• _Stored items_
● ● ●
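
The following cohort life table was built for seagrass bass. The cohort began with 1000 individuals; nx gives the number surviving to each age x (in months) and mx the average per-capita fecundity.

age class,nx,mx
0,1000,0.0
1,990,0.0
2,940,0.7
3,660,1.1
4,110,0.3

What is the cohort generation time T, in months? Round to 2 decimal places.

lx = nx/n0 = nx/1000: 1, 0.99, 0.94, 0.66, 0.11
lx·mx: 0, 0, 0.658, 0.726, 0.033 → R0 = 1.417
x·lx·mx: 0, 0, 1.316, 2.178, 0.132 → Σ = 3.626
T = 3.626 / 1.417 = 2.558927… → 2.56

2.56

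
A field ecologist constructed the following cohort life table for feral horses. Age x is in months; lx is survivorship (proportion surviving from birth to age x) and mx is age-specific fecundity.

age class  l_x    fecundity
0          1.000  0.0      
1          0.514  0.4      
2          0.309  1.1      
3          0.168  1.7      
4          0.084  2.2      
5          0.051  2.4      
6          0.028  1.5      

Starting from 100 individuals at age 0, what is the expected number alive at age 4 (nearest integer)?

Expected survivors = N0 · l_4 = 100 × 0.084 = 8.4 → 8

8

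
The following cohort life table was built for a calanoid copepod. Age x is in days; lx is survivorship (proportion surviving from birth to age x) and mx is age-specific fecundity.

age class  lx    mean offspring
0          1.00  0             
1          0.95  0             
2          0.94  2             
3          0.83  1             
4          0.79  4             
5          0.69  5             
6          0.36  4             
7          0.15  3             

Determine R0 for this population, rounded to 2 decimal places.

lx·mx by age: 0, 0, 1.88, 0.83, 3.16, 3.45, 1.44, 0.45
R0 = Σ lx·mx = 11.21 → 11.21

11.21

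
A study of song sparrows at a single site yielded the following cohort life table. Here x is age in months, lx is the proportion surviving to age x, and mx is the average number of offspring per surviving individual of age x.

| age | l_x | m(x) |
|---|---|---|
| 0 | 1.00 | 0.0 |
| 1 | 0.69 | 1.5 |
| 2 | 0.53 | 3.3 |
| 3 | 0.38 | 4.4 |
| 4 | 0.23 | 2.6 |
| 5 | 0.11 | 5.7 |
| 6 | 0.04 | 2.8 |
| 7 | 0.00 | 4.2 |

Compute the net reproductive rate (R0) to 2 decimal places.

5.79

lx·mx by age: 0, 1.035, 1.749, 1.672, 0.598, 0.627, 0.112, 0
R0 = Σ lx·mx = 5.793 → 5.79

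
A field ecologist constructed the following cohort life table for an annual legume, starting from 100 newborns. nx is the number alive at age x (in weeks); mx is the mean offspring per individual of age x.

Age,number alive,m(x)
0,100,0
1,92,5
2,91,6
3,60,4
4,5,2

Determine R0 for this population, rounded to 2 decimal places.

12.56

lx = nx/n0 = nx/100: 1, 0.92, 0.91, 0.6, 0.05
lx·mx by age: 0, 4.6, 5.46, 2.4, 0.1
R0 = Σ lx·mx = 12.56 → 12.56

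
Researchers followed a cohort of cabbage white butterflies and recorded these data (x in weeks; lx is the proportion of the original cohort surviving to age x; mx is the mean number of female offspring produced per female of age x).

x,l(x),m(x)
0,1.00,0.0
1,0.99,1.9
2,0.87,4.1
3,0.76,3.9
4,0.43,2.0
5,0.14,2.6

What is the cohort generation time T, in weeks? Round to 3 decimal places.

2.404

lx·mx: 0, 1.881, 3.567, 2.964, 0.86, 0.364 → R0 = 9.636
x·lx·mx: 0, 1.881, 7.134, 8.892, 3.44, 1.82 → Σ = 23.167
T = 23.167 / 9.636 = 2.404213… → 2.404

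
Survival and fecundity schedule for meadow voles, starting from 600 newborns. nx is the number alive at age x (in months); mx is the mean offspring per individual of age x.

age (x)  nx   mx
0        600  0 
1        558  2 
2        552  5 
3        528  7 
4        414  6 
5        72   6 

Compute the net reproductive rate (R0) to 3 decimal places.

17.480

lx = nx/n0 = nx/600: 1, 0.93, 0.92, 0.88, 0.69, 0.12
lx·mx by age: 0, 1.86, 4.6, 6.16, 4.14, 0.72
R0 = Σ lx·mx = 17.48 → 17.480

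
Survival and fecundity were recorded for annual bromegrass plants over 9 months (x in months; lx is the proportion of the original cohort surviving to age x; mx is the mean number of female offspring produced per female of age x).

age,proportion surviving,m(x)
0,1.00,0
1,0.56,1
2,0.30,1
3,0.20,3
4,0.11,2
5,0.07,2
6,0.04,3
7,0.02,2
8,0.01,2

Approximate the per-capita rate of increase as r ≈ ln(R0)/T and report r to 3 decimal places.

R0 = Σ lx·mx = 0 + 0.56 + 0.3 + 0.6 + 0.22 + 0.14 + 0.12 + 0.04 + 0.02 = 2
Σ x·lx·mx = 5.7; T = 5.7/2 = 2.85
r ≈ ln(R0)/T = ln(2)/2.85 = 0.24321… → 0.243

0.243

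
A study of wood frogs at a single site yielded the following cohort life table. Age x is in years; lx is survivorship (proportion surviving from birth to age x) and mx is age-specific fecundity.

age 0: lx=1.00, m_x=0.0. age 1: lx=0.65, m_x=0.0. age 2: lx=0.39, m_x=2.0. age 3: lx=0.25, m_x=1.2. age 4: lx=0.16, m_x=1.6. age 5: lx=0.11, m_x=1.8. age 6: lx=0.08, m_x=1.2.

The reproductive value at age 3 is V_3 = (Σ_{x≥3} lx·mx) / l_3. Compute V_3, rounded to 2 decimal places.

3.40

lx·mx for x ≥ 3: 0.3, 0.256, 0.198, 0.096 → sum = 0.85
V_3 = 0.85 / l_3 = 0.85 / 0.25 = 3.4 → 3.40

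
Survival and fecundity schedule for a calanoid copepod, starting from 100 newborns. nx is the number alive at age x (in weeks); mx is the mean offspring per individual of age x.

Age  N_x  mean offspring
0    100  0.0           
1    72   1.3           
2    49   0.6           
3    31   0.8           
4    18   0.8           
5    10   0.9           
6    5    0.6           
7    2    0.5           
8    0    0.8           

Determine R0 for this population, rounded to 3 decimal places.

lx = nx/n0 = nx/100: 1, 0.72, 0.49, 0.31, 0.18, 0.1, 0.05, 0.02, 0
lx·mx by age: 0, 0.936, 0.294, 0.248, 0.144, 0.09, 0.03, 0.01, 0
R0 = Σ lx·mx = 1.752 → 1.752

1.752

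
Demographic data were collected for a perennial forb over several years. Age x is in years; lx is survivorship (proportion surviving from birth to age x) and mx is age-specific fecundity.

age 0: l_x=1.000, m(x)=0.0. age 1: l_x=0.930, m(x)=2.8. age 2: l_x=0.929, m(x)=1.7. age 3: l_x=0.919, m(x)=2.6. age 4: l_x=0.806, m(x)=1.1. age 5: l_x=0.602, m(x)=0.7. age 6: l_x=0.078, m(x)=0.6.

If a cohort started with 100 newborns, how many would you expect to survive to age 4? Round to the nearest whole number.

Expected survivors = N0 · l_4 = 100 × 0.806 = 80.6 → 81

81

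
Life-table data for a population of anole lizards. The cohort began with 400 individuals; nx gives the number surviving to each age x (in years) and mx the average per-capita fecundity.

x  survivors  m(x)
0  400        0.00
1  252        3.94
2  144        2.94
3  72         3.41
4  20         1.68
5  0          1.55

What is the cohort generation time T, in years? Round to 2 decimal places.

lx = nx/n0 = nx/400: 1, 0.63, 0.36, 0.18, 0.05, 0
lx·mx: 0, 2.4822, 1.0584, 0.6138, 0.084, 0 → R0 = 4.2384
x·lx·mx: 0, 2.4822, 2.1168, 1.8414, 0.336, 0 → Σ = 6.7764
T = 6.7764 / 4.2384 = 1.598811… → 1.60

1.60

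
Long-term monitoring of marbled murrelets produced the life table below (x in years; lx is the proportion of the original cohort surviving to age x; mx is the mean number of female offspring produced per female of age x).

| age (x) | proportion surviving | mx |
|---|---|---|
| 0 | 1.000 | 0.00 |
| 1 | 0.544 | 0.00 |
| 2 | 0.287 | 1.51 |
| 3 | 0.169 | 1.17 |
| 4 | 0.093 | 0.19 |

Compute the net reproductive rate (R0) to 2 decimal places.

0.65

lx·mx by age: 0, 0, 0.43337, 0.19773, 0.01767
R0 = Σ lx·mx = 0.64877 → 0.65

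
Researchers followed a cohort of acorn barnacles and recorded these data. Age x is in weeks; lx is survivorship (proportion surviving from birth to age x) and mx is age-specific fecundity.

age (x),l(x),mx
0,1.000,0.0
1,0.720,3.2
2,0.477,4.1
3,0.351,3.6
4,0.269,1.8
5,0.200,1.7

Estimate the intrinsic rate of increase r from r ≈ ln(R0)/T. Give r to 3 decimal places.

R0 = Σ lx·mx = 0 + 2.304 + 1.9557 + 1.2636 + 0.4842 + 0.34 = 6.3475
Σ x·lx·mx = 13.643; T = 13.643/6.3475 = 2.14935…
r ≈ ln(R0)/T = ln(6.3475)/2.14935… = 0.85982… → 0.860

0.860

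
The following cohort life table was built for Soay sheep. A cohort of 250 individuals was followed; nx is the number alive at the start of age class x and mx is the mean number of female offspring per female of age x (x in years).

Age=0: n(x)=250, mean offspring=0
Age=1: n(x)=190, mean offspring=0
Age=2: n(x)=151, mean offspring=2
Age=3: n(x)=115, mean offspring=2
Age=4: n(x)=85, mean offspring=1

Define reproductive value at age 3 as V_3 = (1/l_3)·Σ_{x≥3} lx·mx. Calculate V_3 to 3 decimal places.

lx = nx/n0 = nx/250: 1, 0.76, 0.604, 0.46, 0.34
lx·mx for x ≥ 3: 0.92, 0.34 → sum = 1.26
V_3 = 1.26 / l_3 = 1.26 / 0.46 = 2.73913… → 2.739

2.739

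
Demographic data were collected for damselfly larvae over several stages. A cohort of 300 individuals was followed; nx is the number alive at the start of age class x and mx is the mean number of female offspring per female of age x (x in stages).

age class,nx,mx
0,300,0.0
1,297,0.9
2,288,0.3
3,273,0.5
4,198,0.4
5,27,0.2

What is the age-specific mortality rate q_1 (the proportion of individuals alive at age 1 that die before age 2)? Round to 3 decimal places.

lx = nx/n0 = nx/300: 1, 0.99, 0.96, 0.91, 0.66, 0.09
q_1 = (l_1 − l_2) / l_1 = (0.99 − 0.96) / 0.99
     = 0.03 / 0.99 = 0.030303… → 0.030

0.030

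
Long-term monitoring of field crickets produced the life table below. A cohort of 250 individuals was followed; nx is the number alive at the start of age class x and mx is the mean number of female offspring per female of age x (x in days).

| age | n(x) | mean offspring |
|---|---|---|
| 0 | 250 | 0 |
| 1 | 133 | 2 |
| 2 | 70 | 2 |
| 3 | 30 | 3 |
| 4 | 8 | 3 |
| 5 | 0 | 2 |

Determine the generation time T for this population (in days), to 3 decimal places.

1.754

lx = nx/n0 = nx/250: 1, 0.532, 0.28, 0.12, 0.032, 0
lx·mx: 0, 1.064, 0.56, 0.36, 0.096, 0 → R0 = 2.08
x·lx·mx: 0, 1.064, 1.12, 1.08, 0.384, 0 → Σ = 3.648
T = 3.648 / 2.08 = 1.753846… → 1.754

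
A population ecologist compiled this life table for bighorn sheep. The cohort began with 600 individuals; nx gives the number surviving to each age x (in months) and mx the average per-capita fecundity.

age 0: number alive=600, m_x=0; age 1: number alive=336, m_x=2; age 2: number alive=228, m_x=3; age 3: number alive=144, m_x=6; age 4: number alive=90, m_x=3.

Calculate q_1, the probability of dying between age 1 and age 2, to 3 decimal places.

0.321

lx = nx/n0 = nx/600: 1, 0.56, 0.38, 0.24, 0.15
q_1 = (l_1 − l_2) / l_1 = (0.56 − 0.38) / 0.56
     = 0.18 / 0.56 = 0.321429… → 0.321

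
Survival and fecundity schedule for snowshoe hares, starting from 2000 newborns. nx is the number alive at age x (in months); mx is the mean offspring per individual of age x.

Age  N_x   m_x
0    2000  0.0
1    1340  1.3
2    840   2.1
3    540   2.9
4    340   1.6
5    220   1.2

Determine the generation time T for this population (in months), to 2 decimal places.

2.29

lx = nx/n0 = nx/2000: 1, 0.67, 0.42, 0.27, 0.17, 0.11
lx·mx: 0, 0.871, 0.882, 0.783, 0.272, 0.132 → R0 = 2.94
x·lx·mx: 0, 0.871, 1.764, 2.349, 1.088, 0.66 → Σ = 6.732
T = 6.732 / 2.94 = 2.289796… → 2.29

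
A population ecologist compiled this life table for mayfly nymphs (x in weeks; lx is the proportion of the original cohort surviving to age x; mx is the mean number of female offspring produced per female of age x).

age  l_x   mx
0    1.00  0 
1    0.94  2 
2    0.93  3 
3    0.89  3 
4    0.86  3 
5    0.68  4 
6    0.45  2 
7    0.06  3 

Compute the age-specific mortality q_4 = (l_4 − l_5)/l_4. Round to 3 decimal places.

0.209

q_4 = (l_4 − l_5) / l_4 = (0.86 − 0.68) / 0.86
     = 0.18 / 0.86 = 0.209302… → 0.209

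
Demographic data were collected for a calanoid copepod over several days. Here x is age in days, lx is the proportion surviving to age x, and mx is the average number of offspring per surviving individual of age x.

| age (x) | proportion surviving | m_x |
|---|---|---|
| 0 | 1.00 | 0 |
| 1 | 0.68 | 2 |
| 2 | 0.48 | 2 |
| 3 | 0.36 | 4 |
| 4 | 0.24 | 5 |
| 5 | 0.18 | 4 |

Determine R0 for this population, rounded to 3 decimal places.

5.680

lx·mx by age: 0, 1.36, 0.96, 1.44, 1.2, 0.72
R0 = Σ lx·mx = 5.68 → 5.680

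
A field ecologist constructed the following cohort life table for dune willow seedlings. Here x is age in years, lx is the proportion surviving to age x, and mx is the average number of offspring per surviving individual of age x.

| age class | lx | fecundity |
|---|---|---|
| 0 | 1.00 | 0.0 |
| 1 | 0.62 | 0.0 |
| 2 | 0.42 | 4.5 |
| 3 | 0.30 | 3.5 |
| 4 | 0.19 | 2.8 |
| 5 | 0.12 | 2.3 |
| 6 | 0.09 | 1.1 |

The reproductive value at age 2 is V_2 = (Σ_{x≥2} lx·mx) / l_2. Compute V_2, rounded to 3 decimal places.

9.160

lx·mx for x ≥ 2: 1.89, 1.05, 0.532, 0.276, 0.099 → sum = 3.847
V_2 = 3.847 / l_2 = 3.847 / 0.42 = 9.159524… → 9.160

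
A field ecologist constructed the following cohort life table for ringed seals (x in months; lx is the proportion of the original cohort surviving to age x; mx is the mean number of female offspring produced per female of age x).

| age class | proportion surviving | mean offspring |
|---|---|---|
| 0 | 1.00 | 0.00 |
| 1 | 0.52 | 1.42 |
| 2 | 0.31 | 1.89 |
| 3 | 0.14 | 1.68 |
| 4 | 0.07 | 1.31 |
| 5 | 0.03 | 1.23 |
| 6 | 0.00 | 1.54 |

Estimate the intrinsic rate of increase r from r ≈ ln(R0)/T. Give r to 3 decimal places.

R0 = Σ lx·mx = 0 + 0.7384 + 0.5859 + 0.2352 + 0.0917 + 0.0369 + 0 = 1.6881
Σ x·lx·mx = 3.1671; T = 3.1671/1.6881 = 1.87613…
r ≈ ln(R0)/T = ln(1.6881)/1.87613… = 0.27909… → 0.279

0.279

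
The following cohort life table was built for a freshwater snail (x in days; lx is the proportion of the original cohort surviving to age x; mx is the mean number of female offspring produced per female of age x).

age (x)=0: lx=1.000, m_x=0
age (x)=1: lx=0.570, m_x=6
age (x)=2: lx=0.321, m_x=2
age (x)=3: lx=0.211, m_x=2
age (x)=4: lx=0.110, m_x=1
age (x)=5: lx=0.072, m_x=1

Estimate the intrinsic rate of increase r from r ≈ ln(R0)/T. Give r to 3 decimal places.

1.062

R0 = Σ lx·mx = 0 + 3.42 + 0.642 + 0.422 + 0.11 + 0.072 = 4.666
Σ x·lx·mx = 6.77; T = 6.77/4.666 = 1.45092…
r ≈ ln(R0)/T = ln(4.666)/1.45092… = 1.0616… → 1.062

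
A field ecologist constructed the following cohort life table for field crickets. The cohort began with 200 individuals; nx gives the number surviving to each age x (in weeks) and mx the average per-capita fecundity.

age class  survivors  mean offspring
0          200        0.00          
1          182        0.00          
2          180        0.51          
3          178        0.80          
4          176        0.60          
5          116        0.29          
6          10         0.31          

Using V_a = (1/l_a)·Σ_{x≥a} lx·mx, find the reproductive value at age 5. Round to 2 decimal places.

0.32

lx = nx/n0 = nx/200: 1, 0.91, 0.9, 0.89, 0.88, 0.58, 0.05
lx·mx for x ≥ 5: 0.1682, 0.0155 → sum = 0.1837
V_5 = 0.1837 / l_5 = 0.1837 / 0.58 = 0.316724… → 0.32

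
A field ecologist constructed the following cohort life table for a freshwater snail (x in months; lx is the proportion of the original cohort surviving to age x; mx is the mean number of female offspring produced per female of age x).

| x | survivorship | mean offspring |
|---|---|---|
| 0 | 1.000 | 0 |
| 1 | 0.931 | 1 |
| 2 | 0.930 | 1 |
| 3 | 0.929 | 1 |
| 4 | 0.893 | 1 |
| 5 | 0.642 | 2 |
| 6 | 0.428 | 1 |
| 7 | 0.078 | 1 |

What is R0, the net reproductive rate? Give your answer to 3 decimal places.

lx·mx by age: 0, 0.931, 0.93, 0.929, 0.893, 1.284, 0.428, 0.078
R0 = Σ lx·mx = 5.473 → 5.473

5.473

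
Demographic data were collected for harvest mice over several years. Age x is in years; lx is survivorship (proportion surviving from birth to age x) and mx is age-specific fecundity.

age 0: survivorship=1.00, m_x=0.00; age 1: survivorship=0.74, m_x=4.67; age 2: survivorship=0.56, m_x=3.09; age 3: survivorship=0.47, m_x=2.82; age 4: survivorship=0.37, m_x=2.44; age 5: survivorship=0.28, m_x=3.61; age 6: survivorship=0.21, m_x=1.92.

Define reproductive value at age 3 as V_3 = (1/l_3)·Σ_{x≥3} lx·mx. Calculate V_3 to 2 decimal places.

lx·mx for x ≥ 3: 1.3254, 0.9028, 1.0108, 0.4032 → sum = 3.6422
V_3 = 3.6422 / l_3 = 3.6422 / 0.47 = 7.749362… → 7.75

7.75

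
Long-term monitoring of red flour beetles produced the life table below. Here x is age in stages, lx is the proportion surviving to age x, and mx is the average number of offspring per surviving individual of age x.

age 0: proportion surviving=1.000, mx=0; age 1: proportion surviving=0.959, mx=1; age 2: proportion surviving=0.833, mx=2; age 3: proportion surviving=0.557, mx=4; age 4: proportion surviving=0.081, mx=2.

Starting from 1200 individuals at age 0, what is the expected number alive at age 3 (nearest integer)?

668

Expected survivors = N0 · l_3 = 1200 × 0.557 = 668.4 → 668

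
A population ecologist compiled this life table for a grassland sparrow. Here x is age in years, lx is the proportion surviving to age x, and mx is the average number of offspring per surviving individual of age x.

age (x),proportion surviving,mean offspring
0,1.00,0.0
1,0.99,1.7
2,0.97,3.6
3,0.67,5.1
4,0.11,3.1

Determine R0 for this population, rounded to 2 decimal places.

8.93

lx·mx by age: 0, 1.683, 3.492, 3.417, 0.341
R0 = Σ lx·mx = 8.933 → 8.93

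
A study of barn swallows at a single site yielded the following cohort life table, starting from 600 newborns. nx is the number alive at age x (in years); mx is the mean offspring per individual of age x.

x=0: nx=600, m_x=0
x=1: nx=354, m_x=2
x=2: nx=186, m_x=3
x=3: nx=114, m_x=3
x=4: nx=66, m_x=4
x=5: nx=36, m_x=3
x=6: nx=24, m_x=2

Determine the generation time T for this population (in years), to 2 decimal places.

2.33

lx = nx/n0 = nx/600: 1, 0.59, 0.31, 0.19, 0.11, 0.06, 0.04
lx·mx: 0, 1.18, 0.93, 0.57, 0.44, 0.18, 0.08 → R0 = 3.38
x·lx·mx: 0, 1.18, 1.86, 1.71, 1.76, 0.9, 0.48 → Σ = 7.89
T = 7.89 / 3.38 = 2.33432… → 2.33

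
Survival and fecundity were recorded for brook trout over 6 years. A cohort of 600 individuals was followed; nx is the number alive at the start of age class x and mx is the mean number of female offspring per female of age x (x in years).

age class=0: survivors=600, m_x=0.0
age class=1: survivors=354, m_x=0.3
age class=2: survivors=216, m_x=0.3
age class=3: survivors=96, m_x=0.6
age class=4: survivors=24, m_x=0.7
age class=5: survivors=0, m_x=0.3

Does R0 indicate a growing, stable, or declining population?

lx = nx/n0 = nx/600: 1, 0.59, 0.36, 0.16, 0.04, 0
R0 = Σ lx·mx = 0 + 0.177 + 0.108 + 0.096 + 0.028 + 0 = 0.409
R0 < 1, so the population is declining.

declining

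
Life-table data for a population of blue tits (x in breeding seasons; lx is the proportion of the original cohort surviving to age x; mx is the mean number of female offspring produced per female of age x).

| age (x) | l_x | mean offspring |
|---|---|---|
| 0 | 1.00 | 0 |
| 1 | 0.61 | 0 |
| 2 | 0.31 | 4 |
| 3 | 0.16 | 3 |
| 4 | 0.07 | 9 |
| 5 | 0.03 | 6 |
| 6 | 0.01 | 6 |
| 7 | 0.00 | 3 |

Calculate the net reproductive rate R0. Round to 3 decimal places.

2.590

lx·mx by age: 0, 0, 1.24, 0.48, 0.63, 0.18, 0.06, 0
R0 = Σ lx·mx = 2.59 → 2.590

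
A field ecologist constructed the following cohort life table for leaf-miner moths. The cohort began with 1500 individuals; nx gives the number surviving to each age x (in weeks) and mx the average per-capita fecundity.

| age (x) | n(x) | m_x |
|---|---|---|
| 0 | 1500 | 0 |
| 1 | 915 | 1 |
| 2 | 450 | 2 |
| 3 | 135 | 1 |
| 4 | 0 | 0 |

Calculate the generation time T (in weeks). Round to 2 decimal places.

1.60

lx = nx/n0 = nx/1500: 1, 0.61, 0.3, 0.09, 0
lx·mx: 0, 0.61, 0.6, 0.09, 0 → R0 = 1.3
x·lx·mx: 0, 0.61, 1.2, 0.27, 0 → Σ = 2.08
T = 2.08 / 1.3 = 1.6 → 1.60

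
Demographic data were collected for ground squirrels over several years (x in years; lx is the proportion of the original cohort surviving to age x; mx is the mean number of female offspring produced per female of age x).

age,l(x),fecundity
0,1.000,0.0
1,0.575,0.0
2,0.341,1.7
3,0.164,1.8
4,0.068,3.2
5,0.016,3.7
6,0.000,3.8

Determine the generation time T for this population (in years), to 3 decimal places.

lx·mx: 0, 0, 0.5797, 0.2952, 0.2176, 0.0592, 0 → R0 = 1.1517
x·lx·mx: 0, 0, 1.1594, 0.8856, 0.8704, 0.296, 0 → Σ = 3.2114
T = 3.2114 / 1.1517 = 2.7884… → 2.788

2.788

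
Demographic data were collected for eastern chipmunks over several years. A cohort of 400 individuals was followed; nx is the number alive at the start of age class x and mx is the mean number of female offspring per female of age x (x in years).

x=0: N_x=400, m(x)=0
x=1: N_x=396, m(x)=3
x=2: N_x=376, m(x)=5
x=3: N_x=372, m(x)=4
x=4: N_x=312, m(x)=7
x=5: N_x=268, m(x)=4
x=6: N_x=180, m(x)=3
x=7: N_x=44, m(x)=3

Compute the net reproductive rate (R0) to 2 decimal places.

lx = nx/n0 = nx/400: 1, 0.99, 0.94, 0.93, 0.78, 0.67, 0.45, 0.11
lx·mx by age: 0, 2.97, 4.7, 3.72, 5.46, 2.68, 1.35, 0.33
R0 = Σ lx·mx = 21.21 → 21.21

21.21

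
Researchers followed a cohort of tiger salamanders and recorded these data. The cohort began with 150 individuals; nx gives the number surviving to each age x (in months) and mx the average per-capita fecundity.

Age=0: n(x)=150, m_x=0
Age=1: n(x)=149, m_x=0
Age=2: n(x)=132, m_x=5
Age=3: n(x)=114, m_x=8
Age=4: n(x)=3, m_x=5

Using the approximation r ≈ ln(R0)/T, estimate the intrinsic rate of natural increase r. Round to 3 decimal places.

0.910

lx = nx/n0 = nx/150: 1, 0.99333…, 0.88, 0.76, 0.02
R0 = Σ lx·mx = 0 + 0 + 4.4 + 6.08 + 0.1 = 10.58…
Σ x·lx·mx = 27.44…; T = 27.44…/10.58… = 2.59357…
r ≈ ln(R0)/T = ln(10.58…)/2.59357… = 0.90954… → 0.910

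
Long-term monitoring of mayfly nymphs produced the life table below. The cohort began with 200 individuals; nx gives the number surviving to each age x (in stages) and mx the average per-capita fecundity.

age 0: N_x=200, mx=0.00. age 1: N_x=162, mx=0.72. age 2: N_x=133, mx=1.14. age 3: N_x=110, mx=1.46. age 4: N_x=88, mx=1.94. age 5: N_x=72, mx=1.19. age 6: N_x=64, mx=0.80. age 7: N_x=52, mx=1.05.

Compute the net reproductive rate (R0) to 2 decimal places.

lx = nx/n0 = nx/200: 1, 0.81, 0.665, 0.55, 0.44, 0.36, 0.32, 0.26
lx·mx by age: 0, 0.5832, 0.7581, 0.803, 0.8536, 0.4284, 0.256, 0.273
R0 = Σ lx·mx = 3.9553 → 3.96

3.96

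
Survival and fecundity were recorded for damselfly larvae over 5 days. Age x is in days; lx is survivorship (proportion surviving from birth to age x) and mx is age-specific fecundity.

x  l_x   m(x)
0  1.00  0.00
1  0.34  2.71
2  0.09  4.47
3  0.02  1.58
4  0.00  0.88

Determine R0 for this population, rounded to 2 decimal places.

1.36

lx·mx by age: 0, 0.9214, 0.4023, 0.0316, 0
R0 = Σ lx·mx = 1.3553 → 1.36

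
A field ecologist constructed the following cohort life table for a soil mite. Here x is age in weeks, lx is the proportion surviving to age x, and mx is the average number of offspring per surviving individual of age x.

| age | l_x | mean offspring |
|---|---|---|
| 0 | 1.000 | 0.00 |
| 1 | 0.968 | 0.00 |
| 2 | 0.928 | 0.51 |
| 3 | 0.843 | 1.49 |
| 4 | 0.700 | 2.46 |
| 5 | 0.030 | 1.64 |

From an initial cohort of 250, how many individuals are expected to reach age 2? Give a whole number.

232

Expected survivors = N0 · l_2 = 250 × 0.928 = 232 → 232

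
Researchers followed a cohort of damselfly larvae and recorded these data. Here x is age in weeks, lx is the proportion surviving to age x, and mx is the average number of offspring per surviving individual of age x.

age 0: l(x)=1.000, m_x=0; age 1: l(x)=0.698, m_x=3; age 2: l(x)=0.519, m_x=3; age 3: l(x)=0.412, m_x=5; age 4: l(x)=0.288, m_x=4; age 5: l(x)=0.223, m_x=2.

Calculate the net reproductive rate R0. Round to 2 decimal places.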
● ● ●
• _About this exercise_
Check each line above for the word "stages" and copy the ones that have it.

• _Task result_
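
Demographic data were collected for damselfly larvae over several stages. A cohort of 300 individuals was followed; nx is the number alive at the start of age class x and mx is the mean number of female offspring per female of age x (x in stages).
Long-term monitoring of red flour beetles produced the life table below. Here x is age in stages, lx is the proportion surviving to age x, and mx is the average number of offspring per surviving individual of age x.
Long-term monitoring of mayfly nymphs produced the life table below. The cohort began with 200 individuals; nx gives the number surviving to each age x (in stages) and mx the average per-capita fecundity.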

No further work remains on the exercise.